» Task statement
Of all the entries below, only the lines from the one with "MachineID, PartNo, Weight -> SupplierID" up to and including the one with "R is not in" are to be duplicated exactly.

Collected data entries:
Segment Open

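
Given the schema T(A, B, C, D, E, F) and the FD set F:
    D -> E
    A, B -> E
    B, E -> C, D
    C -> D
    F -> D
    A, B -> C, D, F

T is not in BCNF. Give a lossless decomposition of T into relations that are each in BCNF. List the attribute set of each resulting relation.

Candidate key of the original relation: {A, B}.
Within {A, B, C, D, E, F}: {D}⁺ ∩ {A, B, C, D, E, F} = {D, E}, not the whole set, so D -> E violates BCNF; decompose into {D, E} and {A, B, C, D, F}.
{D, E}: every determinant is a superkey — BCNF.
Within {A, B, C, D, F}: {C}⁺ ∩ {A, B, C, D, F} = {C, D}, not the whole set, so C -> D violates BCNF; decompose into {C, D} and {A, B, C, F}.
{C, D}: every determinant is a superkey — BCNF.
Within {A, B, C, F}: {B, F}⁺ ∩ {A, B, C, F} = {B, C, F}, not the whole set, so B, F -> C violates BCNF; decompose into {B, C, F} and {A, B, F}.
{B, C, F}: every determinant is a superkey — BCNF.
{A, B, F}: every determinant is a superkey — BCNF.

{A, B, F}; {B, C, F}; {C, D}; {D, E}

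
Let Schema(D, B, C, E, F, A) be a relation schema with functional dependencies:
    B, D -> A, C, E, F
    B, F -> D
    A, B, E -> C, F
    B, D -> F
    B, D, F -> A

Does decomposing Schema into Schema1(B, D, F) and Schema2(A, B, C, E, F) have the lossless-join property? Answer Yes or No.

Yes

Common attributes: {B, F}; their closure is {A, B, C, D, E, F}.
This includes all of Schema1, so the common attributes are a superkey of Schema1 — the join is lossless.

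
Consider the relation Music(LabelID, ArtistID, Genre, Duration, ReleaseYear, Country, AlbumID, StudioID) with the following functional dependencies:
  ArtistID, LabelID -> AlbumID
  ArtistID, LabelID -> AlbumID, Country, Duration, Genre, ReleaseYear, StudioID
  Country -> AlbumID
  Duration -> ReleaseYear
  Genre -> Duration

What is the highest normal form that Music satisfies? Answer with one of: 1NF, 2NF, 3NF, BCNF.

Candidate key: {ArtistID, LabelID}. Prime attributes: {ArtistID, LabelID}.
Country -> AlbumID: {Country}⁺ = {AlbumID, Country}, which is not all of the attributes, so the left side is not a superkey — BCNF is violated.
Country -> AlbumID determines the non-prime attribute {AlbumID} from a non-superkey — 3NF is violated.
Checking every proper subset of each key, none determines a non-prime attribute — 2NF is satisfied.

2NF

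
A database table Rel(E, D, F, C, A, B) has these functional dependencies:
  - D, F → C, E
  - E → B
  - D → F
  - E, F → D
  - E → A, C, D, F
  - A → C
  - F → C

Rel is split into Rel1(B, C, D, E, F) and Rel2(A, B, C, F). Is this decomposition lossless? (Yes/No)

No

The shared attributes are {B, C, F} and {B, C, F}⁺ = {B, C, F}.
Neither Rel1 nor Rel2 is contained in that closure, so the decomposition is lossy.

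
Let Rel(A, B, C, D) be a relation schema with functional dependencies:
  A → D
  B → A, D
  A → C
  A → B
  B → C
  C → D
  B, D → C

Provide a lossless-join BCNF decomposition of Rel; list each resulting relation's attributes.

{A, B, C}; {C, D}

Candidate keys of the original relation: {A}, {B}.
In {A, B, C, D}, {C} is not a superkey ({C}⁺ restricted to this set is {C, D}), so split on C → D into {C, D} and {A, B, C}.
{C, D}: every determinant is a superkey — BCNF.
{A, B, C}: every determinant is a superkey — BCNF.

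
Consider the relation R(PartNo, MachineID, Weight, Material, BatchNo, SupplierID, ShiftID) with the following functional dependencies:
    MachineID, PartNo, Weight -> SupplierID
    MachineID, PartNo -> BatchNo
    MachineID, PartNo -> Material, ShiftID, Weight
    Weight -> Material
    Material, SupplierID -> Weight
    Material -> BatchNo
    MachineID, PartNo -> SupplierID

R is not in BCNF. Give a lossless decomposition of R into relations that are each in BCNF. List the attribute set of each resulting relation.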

Segment Closed
Segment Open

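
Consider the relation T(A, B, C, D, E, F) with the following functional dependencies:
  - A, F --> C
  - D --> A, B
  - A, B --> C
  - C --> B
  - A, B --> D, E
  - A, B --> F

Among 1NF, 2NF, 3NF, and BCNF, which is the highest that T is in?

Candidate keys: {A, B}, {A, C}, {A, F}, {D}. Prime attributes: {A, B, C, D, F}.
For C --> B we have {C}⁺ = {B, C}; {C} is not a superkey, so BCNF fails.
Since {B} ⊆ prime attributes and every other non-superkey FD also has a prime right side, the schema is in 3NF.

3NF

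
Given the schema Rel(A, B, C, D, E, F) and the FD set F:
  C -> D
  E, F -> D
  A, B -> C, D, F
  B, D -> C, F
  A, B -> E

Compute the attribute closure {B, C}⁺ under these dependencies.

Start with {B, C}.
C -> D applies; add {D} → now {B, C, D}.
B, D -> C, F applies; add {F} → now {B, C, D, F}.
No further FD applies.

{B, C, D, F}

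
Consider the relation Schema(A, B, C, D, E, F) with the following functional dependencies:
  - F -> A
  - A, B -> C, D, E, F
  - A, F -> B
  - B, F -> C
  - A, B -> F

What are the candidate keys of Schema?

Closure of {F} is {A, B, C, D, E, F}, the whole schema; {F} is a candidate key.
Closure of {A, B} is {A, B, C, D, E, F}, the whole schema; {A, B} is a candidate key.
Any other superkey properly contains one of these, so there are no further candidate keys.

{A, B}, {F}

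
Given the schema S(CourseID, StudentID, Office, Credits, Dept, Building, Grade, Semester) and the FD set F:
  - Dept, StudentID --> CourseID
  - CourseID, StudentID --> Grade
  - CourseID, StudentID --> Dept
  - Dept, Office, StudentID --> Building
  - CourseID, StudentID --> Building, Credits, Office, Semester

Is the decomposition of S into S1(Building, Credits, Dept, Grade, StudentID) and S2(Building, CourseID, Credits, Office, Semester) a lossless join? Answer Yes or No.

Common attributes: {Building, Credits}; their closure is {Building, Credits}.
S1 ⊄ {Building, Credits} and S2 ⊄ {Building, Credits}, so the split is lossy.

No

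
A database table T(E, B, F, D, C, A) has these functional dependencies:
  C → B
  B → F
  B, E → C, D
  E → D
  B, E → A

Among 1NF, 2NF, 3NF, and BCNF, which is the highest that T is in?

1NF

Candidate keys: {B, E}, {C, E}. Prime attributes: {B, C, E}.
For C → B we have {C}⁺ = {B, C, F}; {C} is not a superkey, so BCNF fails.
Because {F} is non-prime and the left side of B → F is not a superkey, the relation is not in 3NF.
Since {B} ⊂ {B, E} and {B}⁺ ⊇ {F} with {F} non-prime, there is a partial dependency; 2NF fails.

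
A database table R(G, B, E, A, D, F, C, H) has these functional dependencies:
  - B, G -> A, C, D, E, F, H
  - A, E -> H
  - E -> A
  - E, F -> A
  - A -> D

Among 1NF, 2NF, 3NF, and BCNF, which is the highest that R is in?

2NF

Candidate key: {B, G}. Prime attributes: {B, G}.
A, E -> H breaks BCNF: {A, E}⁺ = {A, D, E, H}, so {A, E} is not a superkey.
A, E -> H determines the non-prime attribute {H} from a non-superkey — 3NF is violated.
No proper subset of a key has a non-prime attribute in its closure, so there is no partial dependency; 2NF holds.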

Segment Closed

» Reply
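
    MachineID, PartNo, Weight -> SupplierID
    MachineID, PartNo -> BatchNo
    MachineID, PartNo -> Material, ShiftID, Weight
    Weight -> Material
    Material, SupplierID -> Weight
    Material -> BatchNo
    MachineID, PartNo -> SupplierID

R is not in BCNF. Give a lossless decomposition of R into relations that are each in BCNF. List the attribute set of each resulting relation.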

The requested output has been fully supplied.